## [What the exercise asks]
All lines of the material below that include the string "there" are to be copied.

## [Records for processing]
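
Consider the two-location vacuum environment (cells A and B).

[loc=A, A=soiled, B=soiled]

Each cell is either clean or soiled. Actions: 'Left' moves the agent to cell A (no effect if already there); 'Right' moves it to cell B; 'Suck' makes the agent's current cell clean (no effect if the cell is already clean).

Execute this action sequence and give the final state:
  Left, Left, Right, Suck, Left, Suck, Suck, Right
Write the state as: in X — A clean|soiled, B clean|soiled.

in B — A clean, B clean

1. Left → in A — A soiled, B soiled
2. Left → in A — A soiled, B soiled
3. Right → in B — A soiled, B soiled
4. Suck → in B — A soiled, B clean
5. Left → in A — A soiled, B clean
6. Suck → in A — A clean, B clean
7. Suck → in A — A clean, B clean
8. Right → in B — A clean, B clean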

--

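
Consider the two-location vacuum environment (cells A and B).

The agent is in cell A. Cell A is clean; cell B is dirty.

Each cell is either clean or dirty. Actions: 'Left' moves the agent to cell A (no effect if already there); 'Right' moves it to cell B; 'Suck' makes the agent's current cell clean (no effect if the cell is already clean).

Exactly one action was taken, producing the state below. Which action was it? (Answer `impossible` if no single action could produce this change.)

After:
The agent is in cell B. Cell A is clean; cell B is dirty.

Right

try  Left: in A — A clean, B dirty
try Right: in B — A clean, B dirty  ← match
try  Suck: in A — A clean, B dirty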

## [Problem solution]
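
Each cell is either clean or soiled. Actions: 'Left' moves the agent to cell A (no effect if already there); 'Right' moves it to cell B; 'Suck' makes the agent's current cell clean (no effect if the cell is already clean).
Each cell is either clean or dirty. Actions: 'Left' moves the agent to cell A (no effect if already there); 'Right' moves it to cell B; 'Suck' makes the agent's current cell clean (no effect if the cell is already clean).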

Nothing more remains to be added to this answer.